Problem description:
Could you restate exactly the lines that begin at the line with "A student is working through periodic trends. Order" and end at the final line of the data?
——————————
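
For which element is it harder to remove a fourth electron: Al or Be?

After 3 electrons have been removed, what remains? Al³⁺ is the bare [Ne] core; Be³⁺ is already 1 electron into the core.
All of these are removing an electron from a noble-gas core or deeper; the smaller core (lower principal quantum number) is held far more tightly, and within a period the higher nuclear charge binds the same core more tightly.
Tabulated IE_4 (kJ/mol): Al 11577, Be 21007.
Putting it together, IE_4: Al < Be.

Be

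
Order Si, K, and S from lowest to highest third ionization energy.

Si < S < K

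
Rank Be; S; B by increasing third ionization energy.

S < B < Be

After 2 electrons have been removed, what remains? Be²⁺ is the bare [He] core; S²⁺ still has 4 valence electrons; B²⁺ still has 1 valence electron.
Breaking into a closed-shell core is much more expensive than removing a leftover valence electron — Be has the largest IE_3 here.
Valence configurations: S²⁺ [Ne]3s²3p², B²⁺ [He]2s¹.
The numbers (kJ/mol): Be 14849, S 3357, B 3660.
Putting it together, IE_3: S < B < Be.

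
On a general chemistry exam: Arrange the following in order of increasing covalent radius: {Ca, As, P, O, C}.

O, C, P, As, Ca

C is in period 2, group 14; O is in period 2, group 16; P is in period 3, group 15; Ca is in period 4, group 2; As is in period 4, group 15.
Atomic radius shrinks across a period as nuclear charge pulls the same shell inward, and grows down a group as new shells are added.
Here both period and group differ, so the two effects have to be weighed against each other.
C > O: both are in period 2; the period trend gives C the larger value.
P > C: the two effects oppose for this pair; the down-group effect wins (111 vs 75 pm).
As > P: As sits below P in group 15, so the down-group effect alone puts As larger.
Ca > As: both are in period 4; the period trend gives Ca the larger value.
Tabulated atomic radius (pm): C 75, O 63, P 111, Ca 171, As 121.
So from smallest to largest: O < C < P < As < Ca.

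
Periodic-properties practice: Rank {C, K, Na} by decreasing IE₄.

Na, C, K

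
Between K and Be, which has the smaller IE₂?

Be

After 1 electron has been removed, what remains? K⁺ is the bare [Ar] core; Be⁺ still has 1 valence electron.
Core electrons are held far more tightly than valence electrons, so K tops the IE_2 order.
Approximate IE_2 values (kJ/mol): K 3052, Be 1757.
Overall IE_2 order: Be < K.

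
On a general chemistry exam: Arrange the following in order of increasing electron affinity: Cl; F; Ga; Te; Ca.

Ca < Ga < Te < F < Cl

F is in period 2, group 17; Cl is in period 3, group 17; Ca is in period 4, group 2; Ga is in period 4, group 13; Te is in period 5, group 16.
Electron affinity generally becomes more exothermic across a period toward the halogens and less exothermic down a group.
Neither a single period nor a single group — weigh both effects.
Ga > Ca: Ga lies to the right of Ca in period 4, so the across-period effect alone puts Ga higher.
Te > Ga: period and group pull opposite ways; the across-period shift dominates (190 vs 29 kJ/mol).
F > Te: relative to Te, both the across-period and down-group shifts push F's electron affinity up.
Cl > F: this pair runs against the simple trend — see the exception note.
Note the exception: Cl has a higher electron affinity than F, contrary to the simple trend — F's small 2p subshell makes the incoming electron feel strong e⁻–e⁻ repulsion, so Cl actually releases more energy on gaining an electron.
For reference (kJ/mol): F 328, Cl 349, Ca 2, Ga 29, Te 190.
So from lowest to highest: Ca < Ga < Te < F < Cl.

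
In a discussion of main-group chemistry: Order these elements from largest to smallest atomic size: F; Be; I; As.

I > As > Be > F

Be is in period 2, group 2; F is in period 2, group 17; As is in period 4, group 15; I is in period 5, group 17.
Radius decreases left→right (rising Z_eff, same n) and increases top→bottom (higher n).
Neither a single period nor a single group — weigh both effects.
Be > F: both are in period 2; the period trend gives Be the larger value.
As > Be: the two effects oppose for this pair; the down-group effect wins (121 vs 102 pm).
I > As: period and group pull opposite ways; the down-group shift dominates (133 vs 121 pm).
Approximate values (pm): Be 102, F 64, As 121, I 133.
So from largest to smallest: I > As > Be > F.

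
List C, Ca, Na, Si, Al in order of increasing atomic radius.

C < Si < Al < Na < Ca

Moving right in a period, electrons are added to the same shell under a stronger nuclear pull, so atoms get smaller; moving down, a new shell is opened and atoms get larger.
Neither a single period nor a single group — weigh both effects.
Si > C: they share group 14; the group trend gives Si the larger value.
Al > Si: Al lies to the left of Si in period 3, so the across-period effect alone puts Al larger.
Na > Al: Na lies to the left of Al in period 3, so the across-period effect alone puts Na larger.
Ca > Na: period and group pull opposite ways; the down-group shift dominates (171 vs 155 pm).
Approximate values (pm): C 75, Na 155, Al 126, Si 116, Ca 171.
So from smallest to largest: C < Si < Al < Na < Ca.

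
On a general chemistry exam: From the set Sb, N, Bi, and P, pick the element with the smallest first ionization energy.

Bi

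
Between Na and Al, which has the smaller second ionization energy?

After 1 electron has been removed, what remains? Na⁺ is the bare [Ne] core; Al⁺ still has 2 valence electrons.
Breaking into a closed-shell core is much more expensive than removing a leftover valence electron — Na has the largest IE_2 here.
Tabulated IE_2 (kJ/mol): Na 4562, Al 1817.
Hence IE_2: Al < Na.

Al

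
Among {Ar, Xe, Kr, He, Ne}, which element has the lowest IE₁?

Xe

Across a period the outer electron is held more tightly (higher IE₁); down a group it sits in a higher shell, more shielded, and comes off more easily.
All are in group 18, so first ionization energy increases up the group.
The lowest IE₁ among these belongs to Xe.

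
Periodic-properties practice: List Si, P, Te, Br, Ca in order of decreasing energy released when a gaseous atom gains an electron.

Si is in period 3, group 14; P is in period 3, group 15; Ca is in period 4, group 2; Br is in period 4, group 17; Te is in period 5, group 16.
Electron affinity generally becomes more exothermic across a period toward the halogens and less exothermic down a group.
These span different periods and groups, so the two trends combine.
P > Ca: both effects reinforce here, so P is clearly the higher of the two.
Si > P: this pair runs against the simple trend — see the exception note.
Te > Si: the two effects oppose for this pair; the across-period effect wins (190 vs 134 kJ/mol).
Br > Te: both effects reinforce here, so Br is clearly the higher of the two.
Note the exception: Si has a higher electron affinity than P, contrary to the simple trend — adding an electron to P's half-filled 3p³ is unfavourable, so Si (3p²) has the more exothermic EA.
For reference (kJ/mol): Si 134, P 72, Ca 2, Br 325, Te 190.
So from highest to lowest: Br > Te > Si > P > Ca.

Br > Te > Si > P > Ca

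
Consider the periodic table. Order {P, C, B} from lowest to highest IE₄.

IE_4 is the cost of taking one more electron from the +3 cation: P³⁺ still has 2 valence electrons; C³⁺ still has 1 valence electron; B³⁺ is the bare [He] core.
Breaking into a closed-shell core is much more expensive than removing a leftover valence electron — B has the largest IE_4 here.
Valence configurations: P³⁺ [Ne]3s², C³⁺ [He]2s¹.
The numbers (kJ/mol): P 4964, C 6223, B 25026.
Hence IE_4: P < C < B.

P < C < B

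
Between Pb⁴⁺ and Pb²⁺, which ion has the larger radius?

Pb²⁺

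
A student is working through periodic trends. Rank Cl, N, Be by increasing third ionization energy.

Consider each +2 ion: Cl²⁺ still has 5 valence electrons; N²⁺ still has 3 valence electrons; Be²⁺ is the bare [He] core.
Breaking into a closed-shell core is much more expensive than removing a leftover valence electron — Be has the largest IE_3 here.
Valence configurations: Cl²⁺ [Ne]3s²3p³, N²⁺ [He]2s²2p¹.
The numbers (kJ/mol): Cl 3822, N 4578, Be 14849.
Putting it together, IE_3: Cl < N < Be.

Cl < N < Be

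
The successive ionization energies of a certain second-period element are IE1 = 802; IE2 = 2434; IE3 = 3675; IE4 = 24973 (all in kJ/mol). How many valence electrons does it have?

Look for the largest jump between consecutive ionization energies: IE4/IE3 ≈ 6.8, far larger than any earlier ratio.
That jump marks the point where a core electron is being removed. So the atom has 3 valence electrons.

3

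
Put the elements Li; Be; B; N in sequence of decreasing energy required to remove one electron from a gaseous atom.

Li is in period 2, group 1; Be is in period 2, group 2; B is in period 2, group 13; N is in period 2, group 15.
First ionization energy rises across a period (greater Z_eff holds electrons more tightly) and falls down a group (valence electrons are farther from the nucleus).
All lie in period 2; the across-period trend (first ionization energy increases left to right) applies, with the exception below.
Note the exception: Be has a higher first ionization energy than B, contrary to the simple trend — removing B's lone 2p electron is easier than breaking Be's filled 2s².
For reference (kJ/mol): Li 520, Be 900, B 801, N 1402.
So from highest to lowest: N > Be > B > Li.

N > Be > B > Li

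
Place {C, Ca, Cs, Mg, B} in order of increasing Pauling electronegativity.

Cs, Ca, Mg, B, C

EN rises left→right (higher Z_eff, smaller atoms) and falls top→bottom (larger, more shielded atoms).
Here both period and group differ, so the two effects have to be weighed against each other.
Ca > Cs: both effects reinforce here, so Ca is clearly the higher of the two.
Mg > Ca: they share group 2; the group trend gives Mg the larger value.
B > Mg: both effects reinforce here, so B is clearly the higher of the two.
C > B: C lies to the right of B in period 2, so the across-period effect alone puts C higher.
For reference (Pauling): B 2.04, C 2.55, Mg 1.31, Ca 1.00, Cs 0.79.
So from lowest to highest: Cs < Ca < Mg < B < C.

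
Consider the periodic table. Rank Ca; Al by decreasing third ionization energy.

Ca > Al

Consider each +2 ion: Ca²⁺ is the bare [Ar] core; Al²⁺ still has 1 valence electron.
Pulling an electron out of a noble-gas core costs far more than removing a remaining valence electron, so Ca sits at the high end of IE_3.
Tabulated IE_3 (kJ/mol): Ca 4912, Al 2745.
Hence IE_3: Al < Ca.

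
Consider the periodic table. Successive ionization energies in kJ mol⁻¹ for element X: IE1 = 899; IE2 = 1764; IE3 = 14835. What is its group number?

Look for the largest jump between consecutive ionization energies: IE3/IE2 ≈ 8.4, far larger than any earlier ratio.
That jump marks the point where a core electron is being removed. So the atom has 2 valence electrons.
A main-group element with 2 valence electrons is in group 2.

Group 2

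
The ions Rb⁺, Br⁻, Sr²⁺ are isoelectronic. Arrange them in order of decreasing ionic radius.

Br⁻, Rb⁺, Sr²⁺

All of these have 36 electrons, so size is governed by nuclear charge alone: the more protons, the stronger the pull on the same electron cloud, and the smaller the ion.
Nuclear charges: Sr²⁺ (Z=38), Rb⁺ (Z=37), Br⁻ (Z=35).
Largest to smallest: Br⁻ > Rb⁺ > Sr²⁺.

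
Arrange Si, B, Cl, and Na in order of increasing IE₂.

Consider each +1 ion: Si⁺ still has 3 valence electrons; B⁺ still has 2 valence electrons; Cl⁺ still has 6 valence electrons; Na⁺ is the bare [Ne] core.
Breaking into a closed-shell core is much more expensive than removing a leftover valence electron — Na has the largest IE_2 here.
Valence configurations: Si⁺ [Ne]3s²3p¹, B⁺ [He]2s², Cl⁺ [Ne]3s²3p⁴.
Tabulated IE_2 (kJ/mol): Si 1577, B 2427, Cl 2298, Na 4562.
So the second ionization energies run Si < Cl < B < Na.

Si, Cl, B, Na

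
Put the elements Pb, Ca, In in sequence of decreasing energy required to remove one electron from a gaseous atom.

Ca is in period 4, group 2; In is in period 5, group 13; Pb is in period 6, group 14.
First ionization energy rises across a period (greater Z_eff holds electrons more tightly) and falls down a group (valence electrons are farther from the nucleus).
These sit on a diagonal, where the across-period and down-group effects partly cancel.
Ca > In: the two effects oppose for this pair; the down-group effect wins (590 vs 558 kJ/mol).
Pb > Ca: the two effects oppose for this pair; the across-period effect wins (716 vs 590 kJ/mol).
Approximate values (kJ/mol): Ca 590, In 558, Pb 716.
So from highest to lowest: Pb > Ca > In.

Pb > Ca > In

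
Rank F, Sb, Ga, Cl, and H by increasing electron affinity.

Electron affinity generally becomes more exothermic across a period toward the halogens and less exothermic down a group.
Neither a single period nor a single group — weigh both effects.
H > Ga: period and group pull opposite ways; the down-group shift dominates (73 vs 29 kJ/mol).
Sb > H: the two effects oppose for this pair; the across-period effect wins (103 vs 73 kJ/mol).
F > Sb: relative to Sb, both the across-period and down-group shifts push F's electron affinity up.
Cl > F: this pair runs against the simple trend — see the exception note.
Note the exception: Cl has a higher electron affinity than F, contrary to the simple trend — F's small 2p subshell makes the incoming electron feel strong e⁻–e⁻ repulsion, so Cl actually releases more energy on gaining an electron.
For reference (kJ/mol): H 73, F 328, Cl 349, Ga 29, Sb 103.
So from lowest to highest: Ga < H < Sb < F < Cl.

Ga, H, Sb, F, Cl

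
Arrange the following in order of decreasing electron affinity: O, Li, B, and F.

F > O > Li > B

Adding an electron releases more energy for atoms nearer the top right (short of the noble gases).
All lie in period 2; the across-period trend (electron affinity increases left to right) applies, with the exception below.
Note the exception: Li has a higher electron affinity than B, contrary to the simple trend — B's ns²np¹ configuration gives only a small electron affinity — the sparsely filled np subshell binds an added electron weakly.
Tabulated electron affinity (kJ/mol): Li 60, B 27, O 141, F 328.
So from highest to lowest: F > O > Li > B.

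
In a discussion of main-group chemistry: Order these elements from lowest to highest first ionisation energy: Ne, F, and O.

O, F, Ne

O is in period 2, group 16; F is in period 2, group 17; Ne is in period 2, group 18.
Removing the outermost electron gets harder across a period and easier down a group.
All lie in period 2, so first ionization energy increases left to right.
So from lowest to highest: O < F < Ne.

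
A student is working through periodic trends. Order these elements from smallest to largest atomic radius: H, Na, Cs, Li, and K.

H, Li, Na, K, Cs

H is in period 1, group 1; Li is in period 2, group 1; Na is in period 3, group 1; K is in period 4, group 1; Cs is in period 6, group 1.
Atomic radius shrinks across a period as nuclear charge pulls the same shell inward, and grows down a group as new shells are added.
All are in group 1, so atomic radius increases down the group.
So from smallest to largest: H < Li < Na < K < Cs.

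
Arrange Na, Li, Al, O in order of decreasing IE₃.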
——————————
Solution for this exercise:
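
A student is working through periodic trends. Order these elements from smallest to largest atomic radius: H, Na, Cs, Li, and K.

H, Li, Na, K, Cs

H is in period 1, group 1; Li is in period 2, group 1; Na is in period 3, group 1; K is in period 4, group 1; Cs is in period 6, group 1.
Atomic radius shrinks across a period as nuclear charge pulls the same shell inward, and grows down a group as new shells are added.
All are in group 1, so atomic radius increases down the group.
So from smallest to largest: H < Li < Na < K < Cs.

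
Arrange Na, Li, Al, O in order of decreasing IE₃.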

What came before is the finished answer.